_Dataset entries_
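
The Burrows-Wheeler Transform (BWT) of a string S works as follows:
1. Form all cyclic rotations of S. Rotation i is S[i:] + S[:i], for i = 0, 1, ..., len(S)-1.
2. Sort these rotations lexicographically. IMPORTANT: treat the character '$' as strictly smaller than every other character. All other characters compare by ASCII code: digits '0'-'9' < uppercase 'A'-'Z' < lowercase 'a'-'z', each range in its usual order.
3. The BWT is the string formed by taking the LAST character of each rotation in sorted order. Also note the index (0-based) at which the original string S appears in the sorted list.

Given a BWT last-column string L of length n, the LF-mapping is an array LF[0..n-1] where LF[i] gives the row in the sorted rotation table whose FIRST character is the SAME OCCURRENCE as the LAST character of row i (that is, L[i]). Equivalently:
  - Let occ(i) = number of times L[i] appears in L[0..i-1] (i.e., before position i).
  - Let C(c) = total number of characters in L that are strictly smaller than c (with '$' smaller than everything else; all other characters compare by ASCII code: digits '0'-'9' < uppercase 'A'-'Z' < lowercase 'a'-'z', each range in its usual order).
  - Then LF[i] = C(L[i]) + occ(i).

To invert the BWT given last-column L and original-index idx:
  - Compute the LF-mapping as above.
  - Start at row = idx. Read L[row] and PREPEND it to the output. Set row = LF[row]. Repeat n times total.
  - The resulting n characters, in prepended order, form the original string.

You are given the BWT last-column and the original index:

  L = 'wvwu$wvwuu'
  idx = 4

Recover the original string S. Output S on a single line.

Answer: vuuwwuwvw$

Derivation:
LF mapping: 6 4 7 1 0 8 5 9 2 3
Walk LF starting at row 4, prepending L[row]:
  step 1: row=4, L[4]='$', prepend. Next row=LF[4]=0
  step 2: row=0, L[0]='w', prepend. Next row=LF[0]=6
  step 3: row=6, L[6]='v', prepend. Next row=LF[6]=5
  step 4: row=5, L[5]='w', prepend. Next row=LF[5]=8
  step 5: row=8, L[8]='u', prepend. Next row=LF[8]=2
  step 6: row=2, L[2]='w', prepend. Next row=LF[2]=7
  step 7: row=7, L[7]='w', prepend. Next row=LF[7]=9
  step 8: row=9, L[9]='u', prepend. Next row=LF[9]=3
  step 9: row=3, L[3]='u', prepend. Next row=LF[3]=1
  step 10: row=1, L[1]='v', prepend. Next row=LF[1]=4
Reversed output: vuuwwuwvw$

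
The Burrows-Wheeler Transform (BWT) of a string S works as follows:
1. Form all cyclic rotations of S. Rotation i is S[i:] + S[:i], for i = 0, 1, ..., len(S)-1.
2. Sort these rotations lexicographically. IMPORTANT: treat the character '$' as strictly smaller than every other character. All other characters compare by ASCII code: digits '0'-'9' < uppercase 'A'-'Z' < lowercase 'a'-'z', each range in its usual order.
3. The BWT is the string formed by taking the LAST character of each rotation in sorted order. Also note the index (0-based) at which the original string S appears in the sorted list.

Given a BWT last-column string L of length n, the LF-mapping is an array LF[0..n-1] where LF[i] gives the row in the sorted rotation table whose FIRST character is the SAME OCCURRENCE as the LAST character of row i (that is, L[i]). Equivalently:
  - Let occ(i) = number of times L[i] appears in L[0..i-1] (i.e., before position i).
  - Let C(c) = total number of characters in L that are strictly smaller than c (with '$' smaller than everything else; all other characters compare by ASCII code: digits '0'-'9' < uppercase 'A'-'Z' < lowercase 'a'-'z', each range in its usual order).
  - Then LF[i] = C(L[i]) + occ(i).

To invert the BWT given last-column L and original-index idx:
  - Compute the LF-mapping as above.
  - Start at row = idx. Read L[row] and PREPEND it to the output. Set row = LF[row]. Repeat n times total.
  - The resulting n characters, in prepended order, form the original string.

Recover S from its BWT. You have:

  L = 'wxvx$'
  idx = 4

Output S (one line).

Answer: xxvw$

Derivation:
LF mapping: 2 3 1 4 0
Walk LF starting at row 4, prepending L[row]:
  step 1: row=4, L[4]='$', prepend. Next row=LF[4]=0
  step 2: row=0, L[0]='w', prepend. Next row=LF[0]=2
  step 3: row=2, L[2]='v', prepend. Next row=LF[2]=1
  step 4: row=1, L[1]='x', prepend. Next row=LF[1]=3
  step 5: row=3, L[3]='x', prepend. Next row=LF[3]=4
Reversed output: xxvw$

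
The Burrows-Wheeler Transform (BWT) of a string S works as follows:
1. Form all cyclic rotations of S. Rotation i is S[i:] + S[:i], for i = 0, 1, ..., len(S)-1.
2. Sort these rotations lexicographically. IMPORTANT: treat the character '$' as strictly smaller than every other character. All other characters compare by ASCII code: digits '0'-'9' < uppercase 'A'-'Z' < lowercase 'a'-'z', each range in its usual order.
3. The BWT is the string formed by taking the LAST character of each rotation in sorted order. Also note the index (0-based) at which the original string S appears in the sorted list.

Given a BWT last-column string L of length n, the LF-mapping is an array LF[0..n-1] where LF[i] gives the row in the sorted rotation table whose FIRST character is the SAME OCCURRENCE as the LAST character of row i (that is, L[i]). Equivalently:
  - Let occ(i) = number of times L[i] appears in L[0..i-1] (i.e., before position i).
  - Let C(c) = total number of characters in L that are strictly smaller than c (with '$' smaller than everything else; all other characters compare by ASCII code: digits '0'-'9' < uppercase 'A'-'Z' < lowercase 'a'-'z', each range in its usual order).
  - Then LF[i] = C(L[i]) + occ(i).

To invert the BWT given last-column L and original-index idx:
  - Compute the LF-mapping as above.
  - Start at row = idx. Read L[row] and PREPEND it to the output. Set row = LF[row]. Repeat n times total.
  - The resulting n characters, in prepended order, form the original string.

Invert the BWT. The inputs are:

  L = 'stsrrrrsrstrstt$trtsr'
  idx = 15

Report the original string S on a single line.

Answer: trrrrttsttsrrrsrtsss$

Derivation:
LF mapping: 9 15 10 1 2 3 4 11 5 12 16 6 13 17 18 0 19 7 20 14 8
Walk LF starting at row 15, prepending L[row]:
  step 1: row=15, L[15]='$', prepend. Next row=LF[15]=0
  step 2: row=0, L[0]='s', prepend. Next row=LF[0]=9
  step 3: row=9, L[9]='s', prepend. Next row=LF[9]=12
  step 4: row=12, L[12]='s', prepend. Next row=LF[12]=13
  step 5: row=13, L[13]='t', prepend. Next row=LF[13]=17
  step 6: row=17, L[17]='r', prepend. Next row=LF[17]=7
  step 7: row=7, L[7]='s', prepend. Next row=LF[7]=11
  step 8: row=11, L[11]='r', prepend. Next row=LF[11]=6
  step 9: row=6, L[6]='r', prepend. Next row=LF[6]=4
  step 10: row=4, L[4]='r', prepend. Next row=LF[4]=2
  step 11: row=2, L[2]='s', prepend. Next row=LF[2]=10
  step 12: row=10, L[10]='t', prepend. Next row=LF[10]=16
  step 13: row=16, L[16]='t', prepend. Next row=LF[16]=19
  step 14: row=19, L[19]='s', prepend. Next row=LF[19]=14
  step 15: row=14, L[14]='t', prepend. Next row=LF[14]=18
  step 16: row=18, L[18]='t', prepend. Next row=LF[18]=20
  step 17: row=20, L[20]='r', prepend. Next row=LF[20]=8
  step 18: row=8, L[8]='r', prepend. Next row=LF[8]=5
  step 19: row=5, L[5]='r', prepend. Next row=LF[5]=3
  step 20: row=3, L[3]='r', prepend. Next row=LF[3]=1
  step 21: row=1, L[1]='t', prepend. Next row=LF[1]=15
Reversed output: trrrrttsttsrrrsrtsss$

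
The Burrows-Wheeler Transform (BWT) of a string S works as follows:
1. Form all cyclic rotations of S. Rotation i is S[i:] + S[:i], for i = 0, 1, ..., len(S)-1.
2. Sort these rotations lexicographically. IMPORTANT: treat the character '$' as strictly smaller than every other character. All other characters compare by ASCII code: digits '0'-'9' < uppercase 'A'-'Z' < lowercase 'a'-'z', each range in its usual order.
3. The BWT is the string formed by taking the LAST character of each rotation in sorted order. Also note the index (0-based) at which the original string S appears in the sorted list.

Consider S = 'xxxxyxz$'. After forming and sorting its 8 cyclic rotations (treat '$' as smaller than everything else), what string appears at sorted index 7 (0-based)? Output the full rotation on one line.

Answer: z$xxxxyx

Derivation:
All 8 rotations (rotation i = S[i:]+S[:i]):
  rot[0] = xxxxyxz$
  rot[1] = xxxyxz$x
  rot[2] = xxyxz$xx
  rot[3] = xyxz$xxx
  rot[4] = yxz$xxxx
  rot[5] = xz$xxxxy
  rot[6] = z$xxxxyx
  rot[7] = $xxxxyxz
Sorted (with $ < everything):
  sorted[0] = $xxxxyxz
  sorted[1] = xxxxyxz$
  sorted[2] = xxxyxz$x
  sorted[3] = xxyxz$xx
  sorted[4] = xyxz$xxx
  sorted[5] = xz$xxxxy
  sorted[6] = yxz$xxxx
  sorted[7] = z$xxxxyx
sorted[7] = z$xxxxyx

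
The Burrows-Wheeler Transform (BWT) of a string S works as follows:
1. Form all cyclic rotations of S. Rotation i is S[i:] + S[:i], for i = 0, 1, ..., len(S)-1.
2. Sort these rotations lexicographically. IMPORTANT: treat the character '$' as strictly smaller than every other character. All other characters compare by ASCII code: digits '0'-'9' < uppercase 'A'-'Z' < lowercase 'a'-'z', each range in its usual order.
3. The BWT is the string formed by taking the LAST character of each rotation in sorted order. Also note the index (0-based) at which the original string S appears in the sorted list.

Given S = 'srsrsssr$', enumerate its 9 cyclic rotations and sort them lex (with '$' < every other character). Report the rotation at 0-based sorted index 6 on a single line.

Answer: srsssr$sr

Derivation:
All 9 rotations (rotation i = S[i:]+S[:i]):
  rot[0] = srsrsssr$
  rot[1] = rsrsssr$s
  rot[2] = srsssr$sr
  rot[3] = rsssr$srs
  rot[4] = sssr$srsr
  rot[5] = ssr$srsrs
  rot[6] = sr$srsrss
  rot[7] = r$srsrsss
  rot[8] = $srsrsssr
Sorted (with $ < everything):
  sorted[0] = $srsrsssr
  sorted[1] = r$srsrsss
  sorted[2] = rsrsssr$s
  sorted[3] = rsssr$srs
  sorted[4] = sr$srsrss
  sorted[5] = srsrsssr$
  sorted[6] = srsssr$sr
  sorted[7] = ssr$srsrs
  sorted[8] = sssr$srsr
sorted[6] = srsssr$sr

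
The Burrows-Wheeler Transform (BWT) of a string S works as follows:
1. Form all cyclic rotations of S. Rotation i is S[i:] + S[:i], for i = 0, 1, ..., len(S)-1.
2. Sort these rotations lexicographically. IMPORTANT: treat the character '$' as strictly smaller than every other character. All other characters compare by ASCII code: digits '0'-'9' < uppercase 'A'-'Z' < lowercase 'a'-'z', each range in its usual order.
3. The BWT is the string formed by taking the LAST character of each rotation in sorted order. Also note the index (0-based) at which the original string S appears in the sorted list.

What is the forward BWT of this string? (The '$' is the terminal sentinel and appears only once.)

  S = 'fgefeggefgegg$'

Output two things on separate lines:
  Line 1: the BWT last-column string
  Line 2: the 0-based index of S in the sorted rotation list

All 14 rotations (rotation i = S[i:]+S[:i]):
  rot[0] = fgefeggefgegg$
  rot[1] = gefeggefgegg$f
  rot[2] = efeggefgegg$fg
  rot[3] = feggefgegg$fge
  rot[4] = eggefgegg$fgef
  rot[5] = ggefgegg$fgefe
  rot[6] = gefgegg$fgefeg
  rot[7] = efgegg$fgefegg
  rot[8] = fgegg$fgefegge
  rot[9] = gegg$fgefeggef
  rot[10] = egg$fgefeggefg
  rot[11] = gg$fgefeggefge
  rot[12] = g$fgefeggefgeg
  rot[13] = $fgefeggefgegg
Sorted (with $ < everything):
  sorted[0] = $fgefeggefgegg  (last char: 'g')
  sorted[1] = efeggefgegg$fg  (last char: 'g')
  sorted[2] = efgegg$fgefegg  (last char: 'g')
  sorted[3] = egg$fgefeggefg  (last char: 'g')
  sorted[4] = eggefgegg$fgef  (last char: 'f')
  sorted[5] = feggefgegg$fge  (last char: 'e')
  sorted[6] = fgefeggefgegg$  (last char: '$')
  sorted[7] = fgegg$fgefegge  (last char: 'e')
  sorted[8] = g$fgefeggefgeg  (last char: 'g')
  sorted[9] = gefeggefgegg$f  (last char: 'f')
  sorted[10] = gefgegg$fgefeg  (last char: 'g')
  sorted[11] = gegg$fgefeggef  (last char: 'f')
  sorted[12] = gg$fgefeggefge  (last char: 'e')
  sorted[13] = ggefgegg$fgefe  (last char: 'e')
Last column: ggggfe$egfgfee
Original string S is at sorted index 6

Answer: ggggfe$egfgfee
6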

_WHAT YOU SHOULD DO_
Of the entries above, repeat exactly the lines between the line with "What is the" and the line with "Line 1: the BWT last-column string", inclusive, and no others.

_SOLUTION_
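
What is the forward BWT of this string? (The '$' is the terminal sentinel and appears only once.)

  S = 'fgefeggefgegg$'

Output two things on separate lines:
  Line 1: the BWT last-column string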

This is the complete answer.